Repeat the following lines exactly and nothing else: the line containing "to Sat 01:15" and each line after it through the end of the listing.
=== Begin Enclosure ===
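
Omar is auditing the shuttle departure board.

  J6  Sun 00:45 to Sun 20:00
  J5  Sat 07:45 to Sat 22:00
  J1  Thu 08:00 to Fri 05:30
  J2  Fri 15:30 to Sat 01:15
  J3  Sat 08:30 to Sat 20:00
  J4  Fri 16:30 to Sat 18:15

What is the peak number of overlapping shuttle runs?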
=== End Enclosure ===
Output for this task -
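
  J2  Fri 15:30 to Sat 01:15
  J3  Sat 08:30 to Sat 20:00
  J4  Fri 16:30 to Sat 18:15

What is the peak number of overlapping shuttle runs?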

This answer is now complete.